*Task goal*
Please restate the data that follows, leaving every word in place.

*Dataset entries*
+++

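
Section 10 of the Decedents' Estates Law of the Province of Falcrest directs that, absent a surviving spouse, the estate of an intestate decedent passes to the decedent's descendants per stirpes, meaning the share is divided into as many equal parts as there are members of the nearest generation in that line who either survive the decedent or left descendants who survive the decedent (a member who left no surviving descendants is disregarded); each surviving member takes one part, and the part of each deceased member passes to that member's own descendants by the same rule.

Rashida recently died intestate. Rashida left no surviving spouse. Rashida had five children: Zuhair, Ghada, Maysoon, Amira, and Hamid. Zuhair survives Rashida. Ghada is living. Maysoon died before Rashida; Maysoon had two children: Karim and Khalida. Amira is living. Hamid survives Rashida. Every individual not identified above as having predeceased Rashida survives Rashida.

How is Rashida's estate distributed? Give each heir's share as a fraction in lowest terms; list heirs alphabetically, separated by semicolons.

Amira 1/5; Ghada 1/5; Hamid 1/5; Karim 1/10; Khalida 1/10; Zuhair 1/5

There is no surviving spouse, so the entire estate passes to Rashida's descendants per stirpes.
The estate is divided into 5 equal shares of 1/5 among Zuhair, Ghada, Maysoon, Amira, Hamid.
Zuhair is living and takes 1/5.
Ghada is living and takes 1/5.
Maysoon predeceased; the 1/5 allotted to Maysoon's branch passes to Maysoon's issue by representation.
The 1/5 is divided into 2 equal shares of 1/10 among Karim, Khalida.
Karim is living and takes 1/10.
Khalida is living and takes 1/10.
Amira is living and takes 1/5.
Hamid is living and takes 1/5.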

+++

*Result of this exercise*
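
Section 10 of the Decedents' Estates Law of the Province of Falcrest directs that, absent a surviving spouse, the estate of an intestate decedent passes to the decedent's descendants per stirpes, meaning the share is divided into as many equal parts as there are members of the nearest generation in that line who either survive the decedent or left descendants who survive the decedent (a member who left no surviving descendants is disregarded); each surviving member takes one part, and the part of each deceased member passes to that member's own descendants by the same rule.

Rashida recently died intestate. Rashida left no surviving spouse. Rashida had five children: Zuhair, Ghada, Maysoon, Amira, and Hamid. Zuhair survives Rashida. Ghada is living. Maysoon died before Rashida; Maysoon had two children: Karim and Khalida. Amira is living. Hamid survives Rashida. Every individual not identified above as having predeceased Rashida survives Rashida.

How is Rashida's estate distributed? Give each heir's share as a fraction in lowest terms; list heirs alphabetically, separated by semicolons.

Amira 1/5; Ghada 1/5; Hamid 1/5; Karim 1/10; Khalida 1/10; Zuhair 1/5

There is no surviving spouse, so the entire estate passes to Rashida's descendants per stirpes.
The estate is divided into 5 equal shares of 1/5 among Zuhair, Ghada, Maysoon, Amira, Hamid.
Zuhair is living and takes 1/5.
Ghada is living and takes 1/5.
Maysoon predeceased; the 1/5 allotted to Maysoon's branch passes to Maysoon's issue by representation.
The 1/5 is divided into 2 equal shares of 1/10 among Karim, Khalida.
Karim is living and takes 1/10.
Khalida is living and takes 1/10.
Amira is living and takes 1/5.
Hamid is living and takes 1/5.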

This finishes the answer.